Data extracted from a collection

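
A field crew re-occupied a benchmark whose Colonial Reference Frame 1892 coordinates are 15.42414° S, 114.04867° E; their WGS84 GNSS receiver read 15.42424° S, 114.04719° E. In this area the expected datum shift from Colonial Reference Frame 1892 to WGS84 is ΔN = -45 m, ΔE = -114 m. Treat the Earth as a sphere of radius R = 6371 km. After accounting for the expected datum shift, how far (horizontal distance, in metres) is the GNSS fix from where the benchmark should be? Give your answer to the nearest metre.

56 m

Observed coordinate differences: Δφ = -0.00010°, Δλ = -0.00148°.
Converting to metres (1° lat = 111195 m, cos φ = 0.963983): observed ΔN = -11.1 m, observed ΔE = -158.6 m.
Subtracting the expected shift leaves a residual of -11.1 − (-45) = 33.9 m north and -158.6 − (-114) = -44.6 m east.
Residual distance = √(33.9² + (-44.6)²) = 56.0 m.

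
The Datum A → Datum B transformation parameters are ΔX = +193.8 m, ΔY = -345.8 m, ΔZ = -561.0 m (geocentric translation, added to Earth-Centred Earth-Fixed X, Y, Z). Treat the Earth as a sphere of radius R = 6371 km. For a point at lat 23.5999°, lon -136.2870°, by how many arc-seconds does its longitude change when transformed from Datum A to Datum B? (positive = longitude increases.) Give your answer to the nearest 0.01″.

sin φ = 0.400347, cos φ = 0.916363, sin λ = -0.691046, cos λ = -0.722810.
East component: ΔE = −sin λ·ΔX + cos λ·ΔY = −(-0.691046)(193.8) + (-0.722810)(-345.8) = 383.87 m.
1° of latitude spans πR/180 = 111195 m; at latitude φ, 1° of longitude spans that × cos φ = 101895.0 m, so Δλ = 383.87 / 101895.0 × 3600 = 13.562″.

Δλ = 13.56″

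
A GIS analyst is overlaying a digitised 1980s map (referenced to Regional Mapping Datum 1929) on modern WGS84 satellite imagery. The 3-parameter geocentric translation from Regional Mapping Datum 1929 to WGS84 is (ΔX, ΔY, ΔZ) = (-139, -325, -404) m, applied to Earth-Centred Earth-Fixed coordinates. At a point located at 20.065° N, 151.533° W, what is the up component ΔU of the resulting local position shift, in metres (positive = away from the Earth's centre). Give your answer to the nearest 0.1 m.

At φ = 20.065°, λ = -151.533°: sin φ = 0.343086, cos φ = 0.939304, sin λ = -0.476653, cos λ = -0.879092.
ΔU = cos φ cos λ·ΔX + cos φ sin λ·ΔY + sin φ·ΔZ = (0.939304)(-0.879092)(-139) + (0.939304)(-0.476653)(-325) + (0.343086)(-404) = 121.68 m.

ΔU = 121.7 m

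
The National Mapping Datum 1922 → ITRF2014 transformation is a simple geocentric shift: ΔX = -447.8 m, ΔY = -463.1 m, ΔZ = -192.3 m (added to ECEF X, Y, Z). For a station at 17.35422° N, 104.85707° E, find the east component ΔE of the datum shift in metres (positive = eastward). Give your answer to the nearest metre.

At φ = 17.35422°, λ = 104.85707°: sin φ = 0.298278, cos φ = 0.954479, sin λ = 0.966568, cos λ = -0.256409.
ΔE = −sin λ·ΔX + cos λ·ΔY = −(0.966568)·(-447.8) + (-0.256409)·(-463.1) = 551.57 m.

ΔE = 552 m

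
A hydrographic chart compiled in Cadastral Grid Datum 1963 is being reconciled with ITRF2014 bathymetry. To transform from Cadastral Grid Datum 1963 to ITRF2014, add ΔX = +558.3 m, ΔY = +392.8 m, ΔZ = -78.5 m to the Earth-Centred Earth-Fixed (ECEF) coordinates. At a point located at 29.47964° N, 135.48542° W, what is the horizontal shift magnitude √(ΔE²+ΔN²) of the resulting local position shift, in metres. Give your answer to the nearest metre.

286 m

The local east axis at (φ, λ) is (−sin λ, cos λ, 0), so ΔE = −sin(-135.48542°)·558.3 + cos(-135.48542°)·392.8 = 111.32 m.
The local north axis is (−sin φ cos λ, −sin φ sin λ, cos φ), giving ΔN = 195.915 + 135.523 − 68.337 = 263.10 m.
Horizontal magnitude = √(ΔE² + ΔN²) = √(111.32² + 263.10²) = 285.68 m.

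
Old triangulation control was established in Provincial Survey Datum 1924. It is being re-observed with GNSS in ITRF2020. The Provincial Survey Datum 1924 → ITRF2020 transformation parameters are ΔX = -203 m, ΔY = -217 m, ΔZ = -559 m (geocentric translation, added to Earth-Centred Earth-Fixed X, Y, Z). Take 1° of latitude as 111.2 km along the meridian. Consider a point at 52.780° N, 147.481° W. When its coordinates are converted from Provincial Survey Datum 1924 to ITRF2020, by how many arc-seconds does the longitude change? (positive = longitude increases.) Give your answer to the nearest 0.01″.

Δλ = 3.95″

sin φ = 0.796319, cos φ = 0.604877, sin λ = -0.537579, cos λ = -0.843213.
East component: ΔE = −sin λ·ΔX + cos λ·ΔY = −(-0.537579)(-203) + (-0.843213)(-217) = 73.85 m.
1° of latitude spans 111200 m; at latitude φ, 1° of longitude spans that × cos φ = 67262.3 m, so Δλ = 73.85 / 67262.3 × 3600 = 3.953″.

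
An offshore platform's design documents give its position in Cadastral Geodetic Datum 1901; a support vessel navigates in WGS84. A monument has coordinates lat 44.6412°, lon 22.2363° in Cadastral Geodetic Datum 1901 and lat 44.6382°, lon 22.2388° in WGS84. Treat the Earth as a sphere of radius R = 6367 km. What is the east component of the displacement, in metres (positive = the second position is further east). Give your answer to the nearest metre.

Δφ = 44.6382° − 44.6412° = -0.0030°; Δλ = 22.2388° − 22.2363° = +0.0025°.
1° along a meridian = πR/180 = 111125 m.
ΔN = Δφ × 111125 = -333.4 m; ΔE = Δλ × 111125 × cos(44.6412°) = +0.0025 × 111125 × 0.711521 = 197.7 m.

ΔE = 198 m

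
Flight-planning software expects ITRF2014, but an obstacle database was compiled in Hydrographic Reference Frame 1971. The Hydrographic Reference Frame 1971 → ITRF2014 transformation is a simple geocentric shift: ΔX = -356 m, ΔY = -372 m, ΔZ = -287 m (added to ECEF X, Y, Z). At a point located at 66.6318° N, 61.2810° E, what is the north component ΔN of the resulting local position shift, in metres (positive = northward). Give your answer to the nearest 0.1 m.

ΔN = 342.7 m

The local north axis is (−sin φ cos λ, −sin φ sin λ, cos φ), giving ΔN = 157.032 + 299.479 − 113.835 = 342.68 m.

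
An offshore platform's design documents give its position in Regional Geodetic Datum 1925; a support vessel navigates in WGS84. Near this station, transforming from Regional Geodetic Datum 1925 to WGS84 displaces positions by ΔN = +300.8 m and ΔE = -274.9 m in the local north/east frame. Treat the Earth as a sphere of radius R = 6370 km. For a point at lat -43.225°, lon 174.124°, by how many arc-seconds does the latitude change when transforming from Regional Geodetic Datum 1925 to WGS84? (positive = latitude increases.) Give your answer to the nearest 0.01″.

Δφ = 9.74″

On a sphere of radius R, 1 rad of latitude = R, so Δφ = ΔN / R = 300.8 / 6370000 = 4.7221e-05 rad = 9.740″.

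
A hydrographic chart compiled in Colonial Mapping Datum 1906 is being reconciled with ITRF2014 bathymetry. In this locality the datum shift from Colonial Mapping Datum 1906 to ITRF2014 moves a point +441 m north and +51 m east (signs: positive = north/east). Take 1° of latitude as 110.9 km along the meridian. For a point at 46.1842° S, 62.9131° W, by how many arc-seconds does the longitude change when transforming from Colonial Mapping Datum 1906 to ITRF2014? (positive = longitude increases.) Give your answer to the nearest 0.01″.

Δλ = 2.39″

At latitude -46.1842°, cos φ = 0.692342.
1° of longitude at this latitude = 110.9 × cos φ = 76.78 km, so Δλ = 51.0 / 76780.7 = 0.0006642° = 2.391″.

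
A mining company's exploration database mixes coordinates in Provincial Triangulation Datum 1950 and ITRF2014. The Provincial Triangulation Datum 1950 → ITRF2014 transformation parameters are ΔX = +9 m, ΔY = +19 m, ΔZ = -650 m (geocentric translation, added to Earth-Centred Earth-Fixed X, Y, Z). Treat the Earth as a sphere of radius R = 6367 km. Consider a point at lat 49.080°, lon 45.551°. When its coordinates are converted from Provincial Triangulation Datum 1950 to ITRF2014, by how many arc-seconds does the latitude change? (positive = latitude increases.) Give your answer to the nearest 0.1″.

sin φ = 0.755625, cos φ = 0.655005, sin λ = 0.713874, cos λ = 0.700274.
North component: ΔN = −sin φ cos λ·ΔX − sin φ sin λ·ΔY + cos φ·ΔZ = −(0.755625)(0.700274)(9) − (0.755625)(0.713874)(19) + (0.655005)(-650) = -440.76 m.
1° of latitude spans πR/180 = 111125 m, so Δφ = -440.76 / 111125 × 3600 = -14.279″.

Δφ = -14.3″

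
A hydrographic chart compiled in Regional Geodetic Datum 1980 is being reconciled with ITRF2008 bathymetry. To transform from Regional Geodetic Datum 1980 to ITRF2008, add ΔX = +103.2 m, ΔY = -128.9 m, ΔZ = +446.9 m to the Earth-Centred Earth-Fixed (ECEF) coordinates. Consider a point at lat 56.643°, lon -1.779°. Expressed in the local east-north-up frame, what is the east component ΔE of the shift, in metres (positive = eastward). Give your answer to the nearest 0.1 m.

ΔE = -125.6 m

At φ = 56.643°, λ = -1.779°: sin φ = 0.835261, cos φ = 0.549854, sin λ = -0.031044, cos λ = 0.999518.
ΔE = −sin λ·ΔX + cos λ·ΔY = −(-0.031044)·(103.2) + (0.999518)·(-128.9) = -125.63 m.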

> Directions: Take the lines above from the one holding "A hydrographic chart compiled in Regional" to the last and output them exactly.

> Output below:
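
A hydrographic chart compiled in Regional Geodetic Datum 1980 is being reconciled with ITRF2008 bathymetry. To transform from Regional Geodetic Datum 1980 to ITRF2008, add ΔX = +103.2 m, ΔY = -128.9 m, ΔZ = +446.9 m to the Earth-Centred Earth-Fixed (ECEF) coordinates. Consider a point at lat 56.643°, lon -1.779°. Expressed in the local east-north-up frame, what is the east component ΔE of the shift, in metres (positive = eastward). Give your answer to the nearest 0.1 m.

ΔE = -125.6 m

At φ = 56.643°, λ = -1.779°: sin φ = 0.835261, cos φ = 0.549854, sin λ = -0.031044, cos λ = 0.999518.
ΔE = −sin λ·ΔX + cos λ·ΔY = −(-0.031044)·(103.2) + (0.999518)·(-128.9) = -125.63 m.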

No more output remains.